=== Section Start ===

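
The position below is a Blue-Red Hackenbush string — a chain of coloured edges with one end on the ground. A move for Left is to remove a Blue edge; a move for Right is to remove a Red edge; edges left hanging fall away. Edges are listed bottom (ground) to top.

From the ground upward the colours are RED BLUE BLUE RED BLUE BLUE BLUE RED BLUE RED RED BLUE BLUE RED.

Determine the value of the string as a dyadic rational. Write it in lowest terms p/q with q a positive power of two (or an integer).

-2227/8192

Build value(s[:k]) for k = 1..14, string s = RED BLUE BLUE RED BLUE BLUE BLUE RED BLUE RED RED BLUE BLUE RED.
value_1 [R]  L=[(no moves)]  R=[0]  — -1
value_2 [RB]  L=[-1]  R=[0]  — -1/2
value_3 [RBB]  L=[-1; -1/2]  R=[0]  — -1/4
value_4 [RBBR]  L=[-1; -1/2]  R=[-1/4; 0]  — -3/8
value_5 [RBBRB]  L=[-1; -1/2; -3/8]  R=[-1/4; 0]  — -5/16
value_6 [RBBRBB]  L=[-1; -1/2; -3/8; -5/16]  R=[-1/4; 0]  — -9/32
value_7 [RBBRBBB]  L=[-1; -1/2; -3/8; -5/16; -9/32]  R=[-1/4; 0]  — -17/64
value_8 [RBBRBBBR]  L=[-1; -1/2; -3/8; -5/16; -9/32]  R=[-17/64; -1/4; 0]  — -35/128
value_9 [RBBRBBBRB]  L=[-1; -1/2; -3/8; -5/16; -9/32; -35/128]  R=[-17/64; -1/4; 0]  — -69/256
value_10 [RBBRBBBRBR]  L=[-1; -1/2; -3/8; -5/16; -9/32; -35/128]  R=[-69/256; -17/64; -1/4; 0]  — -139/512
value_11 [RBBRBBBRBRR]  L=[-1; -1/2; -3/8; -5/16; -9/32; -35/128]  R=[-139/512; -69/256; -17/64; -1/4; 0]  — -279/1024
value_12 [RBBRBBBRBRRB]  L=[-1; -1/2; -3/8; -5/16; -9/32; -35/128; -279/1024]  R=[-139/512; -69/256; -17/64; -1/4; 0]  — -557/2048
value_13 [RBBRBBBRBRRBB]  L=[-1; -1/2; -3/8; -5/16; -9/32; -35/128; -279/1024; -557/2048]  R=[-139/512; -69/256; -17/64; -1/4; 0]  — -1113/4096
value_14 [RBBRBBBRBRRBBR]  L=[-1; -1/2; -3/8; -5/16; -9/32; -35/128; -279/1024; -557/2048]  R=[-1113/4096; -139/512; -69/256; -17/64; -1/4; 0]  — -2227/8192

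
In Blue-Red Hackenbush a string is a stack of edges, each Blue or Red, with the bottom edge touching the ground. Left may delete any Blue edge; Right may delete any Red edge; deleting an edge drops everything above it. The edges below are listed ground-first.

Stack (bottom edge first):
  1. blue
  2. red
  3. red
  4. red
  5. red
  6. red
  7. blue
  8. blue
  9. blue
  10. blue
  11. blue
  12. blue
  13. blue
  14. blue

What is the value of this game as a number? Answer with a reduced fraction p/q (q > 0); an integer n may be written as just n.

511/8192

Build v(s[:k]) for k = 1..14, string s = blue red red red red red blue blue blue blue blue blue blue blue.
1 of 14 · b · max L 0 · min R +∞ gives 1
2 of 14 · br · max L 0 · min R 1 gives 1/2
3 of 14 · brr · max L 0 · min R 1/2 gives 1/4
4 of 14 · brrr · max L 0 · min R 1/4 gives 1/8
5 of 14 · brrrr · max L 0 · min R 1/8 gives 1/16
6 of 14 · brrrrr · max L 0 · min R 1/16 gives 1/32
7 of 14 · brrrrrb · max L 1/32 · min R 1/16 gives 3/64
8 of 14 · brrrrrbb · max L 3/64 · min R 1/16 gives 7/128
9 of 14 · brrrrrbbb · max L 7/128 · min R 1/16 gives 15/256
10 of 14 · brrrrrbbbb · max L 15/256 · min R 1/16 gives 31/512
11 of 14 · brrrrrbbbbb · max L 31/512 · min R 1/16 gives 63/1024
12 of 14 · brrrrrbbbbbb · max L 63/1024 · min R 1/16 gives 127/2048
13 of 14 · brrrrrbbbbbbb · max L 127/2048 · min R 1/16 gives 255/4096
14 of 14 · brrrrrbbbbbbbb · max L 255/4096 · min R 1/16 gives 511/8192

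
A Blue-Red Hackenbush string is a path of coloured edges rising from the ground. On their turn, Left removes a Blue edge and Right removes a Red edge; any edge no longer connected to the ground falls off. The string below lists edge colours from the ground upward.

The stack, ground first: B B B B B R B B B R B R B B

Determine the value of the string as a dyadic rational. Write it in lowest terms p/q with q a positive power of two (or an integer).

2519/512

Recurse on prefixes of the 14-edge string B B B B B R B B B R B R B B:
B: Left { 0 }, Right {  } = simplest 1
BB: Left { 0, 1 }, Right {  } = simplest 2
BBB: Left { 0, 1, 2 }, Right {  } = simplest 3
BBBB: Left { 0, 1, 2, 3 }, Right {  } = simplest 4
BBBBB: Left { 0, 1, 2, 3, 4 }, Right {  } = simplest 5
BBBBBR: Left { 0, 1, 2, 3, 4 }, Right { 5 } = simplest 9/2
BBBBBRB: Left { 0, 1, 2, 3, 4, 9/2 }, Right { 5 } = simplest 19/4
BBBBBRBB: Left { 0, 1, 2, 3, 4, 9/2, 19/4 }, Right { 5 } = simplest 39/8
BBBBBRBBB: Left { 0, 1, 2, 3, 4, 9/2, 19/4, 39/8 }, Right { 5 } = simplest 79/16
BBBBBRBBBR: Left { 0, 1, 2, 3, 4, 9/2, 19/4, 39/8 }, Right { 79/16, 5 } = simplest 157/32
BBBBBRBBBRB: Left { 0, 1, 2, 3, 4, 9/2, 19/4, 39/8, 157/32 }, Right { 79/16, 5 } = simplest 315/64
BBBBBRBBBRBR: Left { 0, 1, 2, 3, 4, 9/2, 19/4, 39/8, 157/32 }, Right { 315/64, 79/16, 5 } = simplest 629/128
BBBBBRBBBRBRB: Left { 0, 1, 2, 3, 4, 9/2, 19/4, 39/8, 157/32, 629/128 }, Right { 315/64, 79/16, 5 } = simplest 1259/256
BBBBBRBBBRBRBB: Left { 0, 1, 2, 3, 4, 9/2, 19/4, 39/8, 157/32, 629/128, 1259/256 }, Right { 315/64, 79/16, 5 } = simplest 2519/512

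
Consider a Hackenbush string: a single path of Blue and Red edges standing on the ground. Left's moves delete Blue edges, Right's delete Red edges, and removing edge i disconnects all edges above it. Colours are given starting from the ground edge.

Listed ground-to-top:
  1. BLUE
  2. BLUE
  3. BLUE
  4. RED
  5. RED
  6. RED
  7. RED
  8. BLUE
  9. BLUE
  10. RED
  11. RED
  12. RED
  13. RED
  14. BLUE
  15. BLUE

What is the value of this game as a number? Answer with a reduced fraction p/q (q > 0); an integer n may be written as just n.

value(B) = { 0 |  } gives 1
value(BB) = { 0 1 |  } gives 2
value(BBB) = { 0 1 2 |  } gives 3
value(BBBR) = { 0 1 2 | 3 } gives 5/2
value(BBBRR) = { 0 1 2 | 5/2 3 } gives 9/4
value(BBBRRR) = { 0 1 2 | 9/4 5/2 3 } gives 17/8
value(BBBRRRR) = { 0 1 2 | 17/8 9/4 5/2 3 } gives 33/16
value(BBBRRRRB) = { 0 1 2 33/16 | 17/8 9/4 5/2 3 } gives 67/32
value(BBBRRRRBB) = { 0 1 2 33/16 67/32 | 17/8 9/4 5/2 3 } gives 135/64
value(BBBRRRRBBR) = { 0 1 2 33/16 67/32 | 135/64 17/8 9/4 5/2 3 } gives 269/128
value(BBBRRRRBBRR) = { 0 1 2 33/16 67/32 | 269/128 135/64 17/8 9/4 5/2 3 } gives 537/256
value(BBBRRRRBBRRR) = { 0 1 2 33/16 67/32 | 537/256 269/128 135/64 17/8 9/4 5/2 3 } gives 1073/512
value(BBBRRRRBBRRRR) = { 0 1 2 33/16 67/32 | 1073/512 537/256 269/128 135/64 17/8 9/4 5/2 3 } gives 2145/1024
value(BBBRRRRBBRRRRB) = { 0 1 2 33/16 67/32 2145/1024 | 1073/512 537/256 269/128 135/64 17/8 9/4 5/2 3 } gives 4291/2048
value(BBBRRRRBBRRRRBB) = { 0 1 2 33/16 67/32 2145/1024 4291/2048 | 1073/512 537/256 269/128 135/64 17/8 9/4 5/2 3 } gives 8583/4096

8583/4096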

=== Section End ===
=== Section Start ===

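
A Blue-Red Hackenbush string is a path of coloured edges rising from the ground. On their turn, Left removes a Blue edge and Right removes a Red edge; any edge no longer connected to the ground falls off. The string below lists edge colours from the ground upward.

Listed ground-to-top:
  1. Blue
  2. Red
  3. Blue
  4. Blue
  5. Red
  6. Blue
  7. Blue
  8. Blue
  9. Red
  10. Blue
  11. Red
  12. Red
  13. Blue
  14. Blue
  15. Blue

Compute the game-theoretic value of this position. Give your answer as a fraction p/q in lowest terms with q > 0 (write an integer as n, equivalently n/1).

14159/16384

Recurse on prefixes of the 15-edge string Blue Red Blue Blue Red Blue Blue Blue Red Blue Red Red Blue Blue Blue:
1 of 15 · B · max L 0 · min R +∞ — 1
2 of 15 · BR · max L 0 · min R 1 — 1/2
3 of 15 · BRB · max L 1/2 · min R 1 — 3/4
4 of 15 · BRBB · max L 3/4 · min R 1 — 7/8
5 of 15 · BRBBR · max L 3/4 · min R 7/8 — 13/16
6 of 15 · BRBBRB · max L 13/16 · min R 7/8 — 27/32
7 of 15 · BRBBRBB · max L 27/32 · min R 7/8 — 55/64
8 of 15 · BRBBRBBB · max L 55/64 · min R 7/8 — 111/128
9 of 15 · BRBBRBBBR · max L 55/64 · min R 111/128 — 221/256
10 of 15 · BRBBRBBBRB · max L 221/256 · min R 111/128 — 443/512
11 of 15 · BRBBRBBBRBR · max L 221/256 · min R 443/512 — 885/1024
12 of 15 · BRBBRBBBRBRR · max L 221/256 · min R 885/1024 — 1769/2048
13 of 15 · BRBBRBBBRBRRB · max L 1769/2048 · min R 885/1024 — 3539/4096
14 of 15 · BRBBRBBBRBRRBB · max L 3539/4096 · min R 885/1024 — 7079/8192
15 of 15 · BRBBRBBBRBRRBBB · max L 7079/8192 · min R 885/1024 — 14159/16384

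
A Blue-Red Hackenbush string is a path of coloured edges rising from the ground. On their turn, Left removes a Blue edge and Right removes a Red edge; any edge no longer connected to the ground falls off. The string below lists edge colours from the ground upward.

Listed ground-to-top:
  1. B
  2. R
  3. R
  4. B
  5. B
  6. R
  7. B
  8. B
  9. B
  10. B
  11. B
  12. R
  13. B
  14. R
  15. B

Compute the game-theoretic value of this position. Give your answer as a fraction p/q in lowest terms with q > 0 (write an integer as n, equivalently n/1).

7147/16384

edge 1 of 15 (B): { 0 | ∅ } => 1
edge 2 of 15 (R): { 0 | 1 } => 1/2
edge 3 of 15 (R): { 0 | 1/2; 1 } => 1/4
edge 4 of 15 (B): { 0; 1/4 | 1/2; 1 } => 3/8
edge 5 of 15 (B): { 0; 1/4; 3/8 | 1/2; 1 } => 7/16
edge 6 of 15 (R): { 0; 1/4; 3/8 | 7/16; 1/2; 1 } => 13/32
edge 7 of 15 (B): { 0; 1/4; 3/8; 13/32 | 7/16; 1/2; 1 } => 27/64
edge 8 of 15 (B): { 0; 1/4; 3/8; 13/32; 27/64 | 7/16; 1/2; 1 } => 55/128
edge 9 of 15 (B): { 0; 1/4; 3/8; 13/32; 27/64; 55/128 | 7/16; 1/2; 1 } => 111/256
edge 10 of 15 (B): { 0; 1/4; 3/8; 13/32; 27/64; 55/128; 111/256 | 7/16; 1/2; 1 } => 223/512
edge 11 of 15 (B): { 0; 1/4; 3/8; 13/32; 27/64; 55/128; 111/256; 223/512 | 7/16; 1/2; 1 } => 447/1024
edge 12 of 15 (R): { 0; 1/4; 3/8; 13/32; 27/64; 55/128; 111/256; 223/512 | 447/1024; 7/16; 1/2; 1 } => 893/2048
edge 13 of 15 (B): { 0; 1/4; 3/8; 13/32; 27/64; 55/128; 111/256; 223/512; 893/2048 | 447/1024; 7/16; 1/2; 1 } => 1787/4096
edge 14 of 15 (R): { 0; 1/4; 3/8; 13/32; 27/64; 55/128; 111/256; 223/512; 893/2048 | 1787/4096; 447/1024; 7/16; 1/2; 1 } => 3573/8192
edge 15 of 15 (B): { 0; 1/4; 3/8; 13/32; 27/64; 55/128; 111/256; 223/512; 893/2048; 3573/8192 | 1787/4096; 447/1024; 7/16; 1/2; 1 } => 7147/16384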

=== Section End ===
=== Section Start ===

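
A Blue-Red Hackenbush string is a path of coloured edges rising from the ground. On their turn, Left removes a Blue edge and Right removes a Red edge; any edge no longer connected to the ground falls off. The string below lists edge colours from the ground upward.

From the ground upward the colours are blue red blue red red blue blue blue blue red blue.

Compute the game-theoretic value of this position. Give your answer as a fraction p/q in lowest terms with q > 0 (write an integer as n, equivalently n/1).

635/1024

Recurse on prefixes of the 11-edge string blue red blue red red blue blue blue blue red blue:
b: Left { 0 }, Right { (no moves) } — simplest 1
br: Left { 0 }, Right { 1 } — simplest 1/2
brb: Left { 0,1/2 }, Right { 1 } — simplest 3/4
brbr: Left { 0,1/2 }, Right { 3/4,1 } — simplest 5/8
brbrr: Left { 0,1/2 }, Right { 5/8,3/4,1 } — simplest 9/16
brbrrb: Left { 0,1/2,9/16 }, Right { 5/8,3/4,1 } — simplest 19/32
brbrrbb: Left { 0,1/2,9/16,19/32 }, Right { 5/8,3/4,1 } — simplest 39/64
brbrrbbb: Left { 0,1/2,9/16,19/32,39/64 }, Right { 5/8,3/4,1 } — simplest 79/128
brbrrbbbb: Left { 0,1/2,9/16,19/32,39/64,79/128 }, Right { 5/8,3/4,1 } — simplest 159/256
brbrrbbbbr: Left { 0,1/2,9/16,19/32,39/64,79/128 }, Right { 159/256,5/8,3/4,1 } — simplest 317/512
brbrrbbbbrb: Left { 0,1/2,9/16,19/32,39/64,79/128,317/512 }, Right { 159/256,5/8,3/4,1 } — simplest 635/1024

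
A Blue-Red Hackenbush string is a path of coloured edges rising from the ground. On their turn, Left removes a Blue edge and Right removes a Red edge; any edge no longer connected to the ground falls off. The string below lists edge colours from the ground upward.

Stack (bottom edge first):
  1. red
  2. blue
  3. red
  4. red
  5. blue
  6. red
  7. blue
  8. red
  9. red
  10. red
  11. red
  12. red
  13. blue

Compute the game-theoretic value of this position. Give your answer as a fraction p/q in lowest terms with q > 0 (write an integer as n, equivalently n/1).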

=== Section End ===

In the records, find every line that has the string "first" and copy it.

▶ _Your response_
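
In Blue-Red Hackenbush a string is a stack of edges, each Blue or Red, with the bottom edge touching the ground. Left may delete any Blue edge; Right may delete any Red edge; deleting an edge drops everything above it. The edges below are listed ground-first.
Stack (bottom edge first):
The stack, ground first: B B B B B R B B B R B R B B
Stack (bottom edge first):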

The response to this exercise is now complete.